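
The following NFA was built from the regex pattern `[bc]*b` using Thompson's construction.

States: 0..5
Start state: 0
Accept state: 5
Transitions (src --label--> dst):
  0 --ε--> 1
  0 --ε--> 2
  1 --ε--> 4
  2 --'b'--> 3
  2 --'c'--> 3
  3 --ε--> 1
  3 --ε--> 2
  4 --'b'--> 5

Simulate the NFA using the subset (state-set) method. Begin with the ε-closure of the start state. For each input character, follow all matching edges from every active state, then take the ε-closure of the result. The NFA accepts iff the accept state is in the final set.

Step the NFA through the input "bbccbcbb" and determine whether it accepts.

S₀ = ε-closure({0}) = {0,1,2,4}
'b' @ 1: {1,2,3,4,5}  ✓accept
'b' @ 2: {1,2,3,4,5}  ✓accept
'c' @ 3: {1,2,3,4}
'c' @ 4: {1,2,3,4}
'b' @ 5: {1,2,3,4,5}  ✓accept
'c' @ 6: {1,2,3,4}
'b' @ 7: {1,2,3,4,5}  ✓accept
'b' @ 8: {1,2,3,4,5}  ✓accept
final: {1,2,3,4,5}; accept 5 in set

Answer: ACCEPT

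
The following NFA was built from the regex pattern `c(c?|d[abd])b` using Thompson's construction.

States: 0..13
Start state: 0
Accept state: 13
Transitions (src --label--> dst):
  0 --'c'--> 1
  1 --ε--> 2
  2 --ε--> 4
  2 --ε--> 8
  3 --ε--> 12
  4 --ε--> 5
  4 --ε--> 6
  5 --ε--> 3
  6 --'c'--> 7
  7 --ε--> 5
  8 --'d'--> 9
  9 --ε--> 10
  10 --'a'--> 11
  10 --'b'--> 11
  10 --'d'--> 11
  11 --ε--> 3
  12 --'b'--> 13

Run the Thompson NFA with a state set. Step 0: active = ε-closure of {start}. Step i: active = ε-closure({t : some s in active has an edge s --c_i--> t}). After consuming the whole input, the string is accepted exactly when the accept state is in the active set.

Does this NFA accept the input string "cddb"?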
--
* PROMPT: Nothing in the listing should be left out; repeat it exactly.

* EXPECTED ANSWER:
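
The following NFA was built from the regex pattern `[bc]*b` using Thompson's construction.

States: 0..5
Start state: 0
Accept state: 5
Transitions (src --label--> dst):
  0 --ε--> 1
  0 --ε--> 2
  1 --ε--> 4
  2 --'b'--> 3
  2 --'c'--> 3
  3 --ε--> 1
  3 --ε--> 2
  4 --'b'--> 5

Simulate the NFA using the subset (state-set) method. Begin with the ε-closure of the start state. For each input character, follow all matching edges from every active state, then take the ε-closure of the result. The NFA accepts iff the accept state is in the final set.

Step the NFA through the input "bbccbcbb" and determine whether it accepts.

S₀ = ε-closure({0}) = {0,1,2,4}
'b' @ 1: {1,2,3,4,5}  ✓accept
'b' @ 2: {1,2,3,4,5}  ✓accept
'c' @ 3: {1,2,3,4}
'c' @ 4: {1,2,3,4}
'b' @ 5: {1,2,3,4,5}  ✓accept
'c' @ 6: {1,2,3,4}
'b' @ 7: {1,2,3,4,5}  ✓accept
'b' @ 8: {1,2,3,4,5}  ✓accept
final: {1,2,3,4,5}; accept 5 in set

Answer: ACCEPT

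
The following NFA was built from the regex pattern `c(c?|d[abd])b` using Thompson's construction.

States: 0..13
Start state: 0
Accept state: 13
Transitions (src --label--> dst):
  0 --'c'--> 1
  1 --ε--> 2
  2 --ε--> 4
  2 --ε--> 8
  3 --ε--> 12
  4 --ε--> 5
  4 --ε--> 6
  5 --ε--> 3
  6 --'c'--> 7
  7 --ε--> 5
  8 --'d'--> 9
  9 --ε--> 10
  10 --'a'--> 11
  10 --'b'--> 11
  10 --'d'--> 11
  11 --ε--> 3
  12 --'b'--> 13

Run the Thompson NFA with a state set. Step 0: active = ε-closure of {start}. Step i: active = ε-closure({t : some s in active has an edge s --c_i--> t}). After consuming the whole input, the string is accepted exactly when the accept state is in the active set.

Does this NFA accept the input string "cddb"?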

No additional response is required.